*** Opening Given records ***

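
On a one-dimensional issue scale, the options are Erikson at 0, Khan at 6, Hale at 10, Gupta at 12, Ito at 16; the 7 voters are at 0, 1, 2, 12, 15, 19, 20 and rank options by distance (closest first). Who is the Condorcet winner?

Gupta

With single-peaked preferences on a line, the Condorcet winner is the candidate closest to the median voter.
The median voter (position 12) is closest to Gupta at 12.
Check: Gupta vs Hale — voters closer to Gupta: 4 of 7.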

*** Closing Given records ***

Output each entry exactly. Leave none out.

Answer section.
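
On a one-dimensional issue scale, the options are Erikson at 0, Khan at 6, Hale at 10, Gupta at 12, Ito at 16; the 7 voters are at 0, 1, 2, 12, 15, 19, 20 and rank options by distance (closest first). Who is the Condorcet winner?

Gupta

With single-peaked preferences on a line, the Condorcet winner is the candidate closest to the median voter.
The median voter (position 12) is closest to Gupta at 12.
Check: Gupta vs Hale — voters closer to Gupta: 4 of 7.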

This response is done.